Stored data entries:
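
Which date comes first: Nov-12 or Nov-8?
Nov-8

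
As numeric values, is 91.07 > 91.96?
False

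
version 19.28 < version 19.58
True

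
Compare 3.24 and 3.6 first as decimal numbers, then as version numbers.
As decimals: 3.24 < 3.6. As versions: v3.24 > v3.6 (minor version 24 > 6).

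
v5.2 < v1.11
False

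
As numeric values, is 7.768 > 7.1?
True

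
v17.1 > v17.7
False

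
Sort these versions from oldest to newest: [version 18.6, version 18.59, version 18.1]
[version 18.1, version 18.6, version 18.59]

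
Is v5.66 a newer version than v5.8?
Yes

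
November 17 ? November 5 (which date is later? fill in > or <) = >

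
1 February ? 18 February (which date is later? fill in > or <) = <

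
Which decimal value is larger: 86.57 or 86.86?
86.86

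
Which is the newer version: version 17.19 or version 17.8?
version 17.19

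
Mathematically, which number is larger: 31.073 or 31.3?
31.3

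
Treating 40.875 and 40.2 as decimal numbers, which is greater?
40.875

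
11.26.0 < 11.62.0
True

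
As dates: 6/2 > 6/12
False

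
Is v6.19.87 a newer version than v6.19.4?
Yes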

Try it: Print exactly the lines above, starting at the line that contains "Which is the" and ending with the last line of the records, both included.

Response to the task:
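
Which is the newer version: version 17.19 or version 17.8?
version 17.19

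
Mathematically, which number is larger: 31.073 or 31.3?
31.3

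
Treating 40.875 and 40.2 as decimal numbers, which is greater?
40.875

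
11.26.0 < 11.62.0
True

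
As dates: 6/2 > 6/12
False

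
Is v6.19.87 a newer version than v6.19.4?
Yes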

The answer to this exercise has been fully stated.